▶ **Work request**
Repeat the whole listing exactly, leaving nothing out.

### Material for this task

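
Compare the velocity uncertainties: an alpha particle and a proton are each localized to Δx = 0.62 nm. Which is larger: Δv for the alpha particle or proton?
The proton has the larger minimum velocity uncertainty, by a ratio of 4.0.

For both particles, Δp_min = ℏ/(2Δx) = 8.505e-26 kg·m/s (same for both).

The velocity uncertainty is Δv = Δp/m:
- alpha particle: Δv = 8.505e-26 / 6.645e-27 = 1.280e+01 m/s = 12.799 m/s
- proton: Δv = 8.505e-26 / 1.673e-27 = 5.085e+01 m/s = 50.846 m/s

Ratio: 5.085e+01 / 1.280e+01 = 4.0

The lighter particle has larger velocity uncertainty because Δv ∝ 1/m.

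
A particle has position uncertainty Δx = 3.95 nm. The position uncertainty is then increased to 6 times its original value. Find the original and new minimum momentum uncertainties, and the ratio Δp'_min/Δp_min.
Original Δp_min = 1.335 × 10^-26 kg·m/s; new Δp'_min = 2.225 × 10^-27 kg·m/s; ratio Δp'_min/Δp_min = 1/6.

From the uncertainty principle ΔxΔp ≥ ℏ/2, the minimum momentum uncertainty is Δp_min = ℏ/(2Δx).

Original (Δx = 3.95 nm = 3.950e-09 m):
Δp_min = (1.055e-34 J·s)/(2 × 3.950e-09 m) = 1.335e-26 kg·m/s

When Δx → 6Δx:
Δp'_min = ℏ/(2 × 6Δx) = (1/6) × ℏ/(2Δx) = (1/6) × Δp_min
Δp'_min = 1/6 × 1.335e-26 kg·m/s = 2.225e-27 kg·m/s

Since Δp_min ∝ 1/Δx, when Δx is increased to 6 times its original value, Δp_min decreases to 1/6 of its original value.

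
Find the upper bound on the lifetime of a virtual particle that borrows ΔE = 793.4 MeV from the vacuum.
4.148 × 10^-25 s

Using the energy-time uncertainty principle:
ΔEΔt ≥ ℏ/2

For a virtual particle borrowing energy ΔE, the maximum lifetime is:
Δt_max = ℏ/(2ΔE)

Converting energy:
ΔE = 793.4 MeV = 1.271e-10 J

Δt_max = (1.055e-34 J·s) / (2 × 1.271e-10 J)
Δt_max = 4.148e-25 s = 4.148 × 10^-25 s

Virtual particles with higher borrowed energy exist for shorter times.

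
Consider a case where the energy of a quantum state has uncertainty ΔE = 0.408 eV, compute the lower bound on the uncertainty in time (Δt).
806.632 as

Using the energy-time uncertainty principle:
ΔEΔt ≥ ℏ/2

The minimum uncertainty in time is:
Δt_min = ℏ/(2ΔE)
Δt_min = (1.055e-34 J·s) / (2 × 6.537e-20 J)
Δt_min = 8.066e-16 s = 806.632 as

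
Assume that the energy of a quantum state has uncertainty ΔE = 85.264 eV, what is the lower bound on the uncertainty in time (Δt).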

######

▶ **Solution to this problem**
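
Compare the velocity uncertainties: an alpha particle and a proton are each localized to Δx = 0.62 nm. Which is larger: Δv for the alpha particle or proton?
The proton has the larger minimum velocity uncertainty, by a ratio of 4.0.

For both particles, Δp_min = ℏ/(2Δx) = 8.505e-26 kg·m/s (same for both).

The velocity uncertainty is Δv = Δp/m:
- alpha particle: Δv = 8.505e-26 / 6.645e-27 = 1.280e+01 m/s = 12.799 m/s
- proton: Δv = 8.505e-26 / 1.673e-27 = 5.085e+01 m/s = 50.846 m/s

Ratio: 5.085e+01 / 1.280e+01 = 4.0

The lighter particle has larger velocity uncertainty because Δv ∝ 1/m.

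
A particle has position uncertainty Δx = 3.95 nm. The position uncertainty is then increased to 6 times its original value. Find the original and new minimum momentum uncertainties, and the ratio Δp'_min/Δp_min.
Original Δp_min = 1.335 × 10^-26 kg·m/s; new Δp'_min = 2.225 × 10^-27 kg·m/s; ratio Δp'_min/Δp_min = 1/6.

From the uncertainty principle ΔxΔp ≥ ℏ/2, the minimum momentum uncertainty is Δp_min = ℏ/(2Δx).

Original (Δx = 3.95 nm = 3.950e-09 m):
Δp_min = (1.055e-34 J·s)/(2 × 3.950e-09 m) = 1.335e-26 kg·m/s

When Δx → 6Δx:
Δp'_min = ℏ/(2 × 6Δx) = (1/6) × ℏ/(2Δx) = (1/6) × Δp_min
Δp'_min = 1/6 × 1.335e-26 kg·m/s = 2.225e-27 kg·m/s

Since Δp_min ∝ 1/Δx, when Δx is increased to 6 times its original value, Δp_min decreases to 1/6 of its original value.

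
Find the upper bound on the lifetime of a virtual particle that borrows ΔE = 793.4 MeV from the vacuum.
4.148 × 10^-25 s

Using the energy-time uncertainty principle:
ΔEΔt ≥ ℏ/2

For a virtual particle borrowing energy ΔE, the maximum lifetime is:
Δt_max = ℏ/(2ΔE)

Converting energy:
ΔE = 793.4 MeV = 1.271e-10 J

Δt_max = (1.055e-34 J·s) / (2 × 1.271e-10 J)
Δt_max = 4.148e-25 s = 4.148 × 10^-25 s

Virtual particles with higher borrowed energy exist for shorter times.

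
Consider a case where the energy of a quantum state has uncertainty ΔE = 0.408 eV, compute the lower bound on the uncertainty in time (Δt).
806.632 as

Using the energy-time uncertainty principle:
ΔEΔt ≥ ℏ/2

The minimum uncertainty in time is:
Δt_min = ℏ/(2ΔE)
Δt_min = (1.055e-34 J·s) / (2 × 6.537e-20 J)
Δt_min = 8.066e-16 s = 806.632 as

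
Assume that the energy of a quantum state has uncertainty ΔE = 85.264 eV, what is the lower bound on the uncertainty in time (Δt).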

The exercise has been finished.